- **Exercise details**:
From the first entry to the last, repeat them all exactly.

**** Data shown ****

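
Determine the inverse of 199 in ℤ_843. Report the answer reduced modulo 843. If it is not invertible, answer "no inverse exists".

538

Extended Euclidean algorithm:
843 = 4*199 + 47
199 = 4*47 + 11
47 = 4*11 + 3
11 = 3*3 + 2
3 = 1*2 + 1
2 = 2*1 + 0
gcd = 1, so the inverse exists. Back-substitute:
1 = 3 − 2
1 = −11 + 4·3
1 = 4·47 − 17·11
1 = −17·199 + 72·47
1 = 72·843 − 305·199
So 199·(-305) ≡ 1 (mod 843), and -305 ≡ 538 (mod 843).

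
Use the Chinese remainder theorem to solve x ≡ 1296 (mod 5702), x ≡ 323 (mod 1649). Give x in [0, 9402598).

Write x = 1296 + 5702·k. Then 5702·k ≡ 323 − 1296 ≡ 676 (mod 1649).
Need 5702⁻¹ mod 1649. Extended Euclid on (1649, 755):
1649 = 2·755 + 139
755 = 5·139 + 60
139 = 2·60 + 19
60 = 3·19 + 3
19 = 6·3 + 1
3 = 3·1 + 0
Back-substitute:
1 = 19 − 6·3
1 = −6·60 + 19·19
1 = 19·139 − 44·60
1 = −44·755 + 239·139
1 = 239·1649 − 522·755
5702⁻¹ ≡ 1127 (mod 1649), so k ≡ 1127·676 ≡ 14 (mod 1649).
x = 1296 + 5702·14 = 81124.

81124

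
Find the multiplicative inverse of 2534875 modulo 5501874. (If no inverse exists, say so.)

Euclidean algorithm on 5501874, 2534875:
5501874 = 2·2534875 + 432124
2534875 = 5·432124 + 374255
432124 = 1·374255 + 57869
374255 = 6·57869 + 27041
57869 = 2·27041 + 3787
27041 = 7·3787 + 532
3787 = 7·532 + 63
532 = 8·63 + 28
63 = 2·28 + 7
28 = 4·7 + 0
The gcd is 7, not 1, hence no inverse exists.

no inverse exists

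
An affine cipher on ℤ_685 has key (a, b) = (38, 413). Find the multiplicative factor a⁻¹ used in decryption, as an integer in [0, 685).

667

gcd(685, 38) by repeated division:
685 = 18·38 + 1
38 = 38·1 + 0
Since gcd(38, 685) = 1, back-substitute to write 1 as a combination:
1 = 685 − 18·38
Hence 38⁻¹ ≡ -18 ≡ 667 (mod 685).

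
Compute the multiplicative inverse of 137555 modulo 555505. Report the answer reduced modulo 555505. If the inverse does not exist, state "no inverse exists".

no inverse exists

Euclidean algorithm on 555505, 137555:
555505 = 4*137555 + 5285
137555 = 26*5285 + 145
5285 = 36*145 + 65
145 = 2*65 + 15
65 = 4*15 + 5
15 = 3*5 + 0
Since gcd = 5 > 1, 137555 is not a unit mod 555505.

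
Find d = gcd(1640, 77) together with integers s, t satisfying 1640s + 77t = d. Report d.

1

Apply Euclid's algorithm to 1640 and 77:
1640 = 21×77 + 23
77 = 3×23 + 8
23 = 2×8 + 7
8 = 1×7 + 1
7 = 7×1 + 0
gcd(1640, 77) = 1.
Working backward:
1 = 8 − 7
1 = −23 + 3·8
1 = 3·77 − 10·23
1 = −10·1640 + 213·77
So 1 = (-10)·1640 + (213)·77.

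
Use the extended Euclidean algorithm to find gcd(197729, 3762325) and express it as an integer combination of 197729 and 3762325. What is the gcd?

Apply Euclid's algorithm to 3762325 and 197729:
3762325 = 19×197729 + 5474
197729 = 36×5474 + 665
5474 = 8×665 + 154
665 = 4×154 + 49
154 = 3×49 + 7
49 = 7×7 + 0
gcd(197729, 3762325) = 7.
Express as a combination:
7 = 154 − 3·49
7 = −3·665 + 13·154
7 = 13·5474 − 107·665
7 = −107·197729 + 3865·5474
7 = 3865·3762325 − 73542·197729
So 7 = (3865)·3762325 + (-73542)·197729.

7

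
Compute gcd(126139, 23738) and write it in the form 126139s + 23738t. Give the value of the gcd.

Apply Euclid's algorithm to 126139 and 23738:
126139 = 5*23738 + 7449
23738 = 3*7449 + 1391
7449 = 5*1391 + 494
1391 = 2*494 + 403
494 = 1*403 + 91
403 = 4*91 + 39
91 = 2*39 + 13
39 = 3*13 + 0
gcd(126139, 23738) = 13.
Back-substituting:
13 = 91 − 2·39
13 = −2·403 + 9·91
13 = 9·494 − 11·403
13 = −11·1391 + 31·494
13 = 31·7449 − 166·1391
13 = −166·23738 + 529·7449
13 = 529·126139 − 2811·23738
So 13 = (529)·126139 + (-2811)·23738.

13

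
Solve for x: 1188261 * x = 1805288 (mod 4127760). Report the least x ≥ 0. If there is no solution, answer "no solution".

no solution

gcd(1188261, 4127760):
4127760 = 3*1188261 + 562977
1188261 = 2*562977 + 62307
562977 = 9*62307 + 2214
62307 = 28*2214 + 315
2214 = 7*315 + 9
315 = 35*9 + 0
gcd = 9, but 9 ∤ 1805288, so the congruence has no solution.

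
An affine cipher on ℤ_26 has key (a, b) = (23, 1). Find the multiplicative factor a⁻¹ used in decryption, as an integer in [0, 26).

17

Run Euclid on (26, 23):
26 = 1×23 + 3
23 = 7×3 + 2
3 = 1×2 + 1
2 = 2×1 + 0
The gcd is 1. Working backward:
1 = 3 − 2
1 = −23 + 8·3
1 = 8·26 − 9·23
Thus 23·(-9) ≡ 1 (mod 26); reducing, -9 mod 26 = 17.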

****

- **Exercise solution**:
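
Determine the inverse of 199 in ℤ_843. Report the answer reduced modulo 843. If it is not invertible, answer "no inverse exists".

538

Extended Euclidean algorithm:
843 = 4*199 + 47
199 = 4*47 + 11
47 = 4*11 + 3
11 = 3*3 + 2
3 = 1*2 + 1
2 = 2*1 + 0
gcd = 1, so the inverse exists. Back-substitute:
1 = 3 − 2
1 = −11 + 4·3
1 = 4·47 − 17·11
1 = −17·199 + 72·47
1 = 72·843 − 305·199
So 199·(-305) ≡ 1 (mod 843), and -305 ≡ 538 (mod 843).

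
Use the Chinese remainder theorem to solve x ≡ 1296 (mod 5702), x ≡ 323 (mod 1649). Give x in [0, 9402598).

Write x = 1296 + 5702·k. Then 5702·k ≡ 323 − 1296 ≡ 676 (mod 1649).
Need 5702⁻¹ mod 1649. Extended Euclid on (1649, 755):
1649 = 2·755 + 139
755 = 5·139 + 60
139 = 2·60 + 19
60 = 3·19 + 3
19 = 6·3 + 1
3 = 3·1 + 0
Back-substitute:
1 = 19 − 6·3
1 = −6·60 + 19·19
1 = 19·139 − 44·60
1 = −44·755 + 239·139
1 = 239·1649 − 522·755
5702⁻¹ ≡ 1127 (mod 1649), so k ≡ 1127·676 ≡ 14 (mod 1649).
x = 1296 + 5702·14 = 81124.

81124

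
Find the multiplicative inverse of 2534875 modulo 5501874. (If no inverse exists, say so.)

Euclidean algorithm on 5501874, 2534875:
5501874 = 2·2534875 + 432124
2534875 = 5·432124 + 374255
432124 = 1·374255 + 57869
374255 = 6·57869 + 27041
57869 = 2·27041 + 3787
27041 = 7·3787 + 532
3787 = 7·532 + 63
532 = 8·63 + 28
63 = 2·28 + 7
28 = 4·7 + 0
The gcd is 7, not 1, hence no inverse exists.

no inverse exists

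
An affine cipher on ℤ_685 has key (a, b) = (38, 413). Find the multiplicative factor a⁻¹ used in decryption, as an integer in [0, 685).

667

gcd(685, 38) by repeated division:
685 = 18·38 + 1
38 = 38·1 + 0
Since gcd(38, 685) = 1, back-substitute to write 1 as a combination:
1 = 685 − 18·38
Hence 38⁻¹ ≡ -18 ≡ 667 (mod 685).

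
Compute the multiplicative inverse of 137555 modulo 555505. Report the answer reduced modulo 555505. If the inverse does not exist, state "no inverse exists".

no inverse exists

Euclidean algorithm on 555505, 137555:
555505 = 4*137555 + 5285
137555 = 26*5285 + 145
5285 = 36*145 + 65
145 = 2*65 + 15
65 = 4*15 + 5
15 = 3*5 + 0
Since gcd = 5 > 1, 137555 is not a unit mod 555505.

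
Find d = gcd(1640, 77) together with integers s, t satisfying 1640s + 77t = d. Report d.

1

Apply Euclid's algorithm to 1640 and 77:
1640 = 21×77 + 23
77 = 3×23 + 8
23 = 2×8 + 7
8 = 1×7 + 1
7 = 7×1 + 0
gcd(1640, 77) = 1.
Working backward:
1 = 8 − 7
1 = −23 + 3·8
1 = 3·77 − 10·23
1 = −10·1640 + 213·77
So 1 = (-10)·1640 + (213)·77.

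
Use the extended Euclidean algorithm to find gcd(197729, 3762325) and express it as an integer combination of 197729 and 3762325. What is the gcd?

Apply Euclid's algorithm to 3762325 and 197729:
3762325 = 19×197729 + 5474
197729 = 36×5474 + 665
5474 = 8×665 + 154
665 = 4×154 + 49
154 = 3×49 + 7
49 = 7×7 + 0
gcd(197729, 3762325) = 7.
Express as a combination:
7 = 154 − 3·49
7 = −3·665 + 13·154
7 = 13·5474 − 107·665
7 = −107·197729 + 3865·5474
7 = 3865·3762325 − 73542·197729
So 7 = (3865)·3762325 + (-73542)·197729.

7

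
Compute gcd(126139, 23738) and write it in the form 126139s + 23738t. Give the value of the gcd.

Apply Euclid's algorithm to 126139 and 23738:
126139 = 5*23738 + 7449
23738 = 3*7449 + 1391
7449 = 5*1391 + 494
1391 = 2*494 + 403
494 = 1*403 + 91
403 = 4*91 + 39
91 = 2*39 + 13
39 = 3*13 + 0
gcd(126139, 23738) = 13.
Back-substituting:
13 = 91 − 2·39
13 = −2·403 + 9·91
13 = 9·494 − 11·403
13 = −11·1391 + 31·494
13 = 31·7449 − 166·1391
13 = −166·23738 + 529·7449
13 = 529·126139 − 2811·23738
So 13 = (529)·126139 + (-2811)·23738.

13

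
Solve for x: 1188261 * x = 1805288 (mod 4127760). Report the least x ≥ 0. If there is no solution, answer "no solution".

no solution

gcd(1188261, 4127760):
4127760 = 3*1188261 + 562977
1188261 = 2*562977 + 62307
562977 = 9*62307 + 2214
62307 = 28*2214 + 315
2214 = 7*315 + 9
315 = 35*9 + 0
gcd = 9, but 9 ∤ 1805288, so the congruence has no solution.

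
An affine cipher on ℤ_26 has key (a, b) = (23, 1). Find the multiplicative factor a⁻¹ used in decryption, as an integer in [0, 26).

17

Run Euclid on (26, 23):
26 = 1×23 + 3
23 = 7×3 + 2
3 = 1×2 + 1
2 = 2×1 + 0
The gcd is 1. Working backward:
1 = 3 − 2
1 = −23 + 8·3
1 = 8·26 − 9·23
Thus 23·(-9) ≡ 1 (mod 26); reducing, -9 mod 26 = 17.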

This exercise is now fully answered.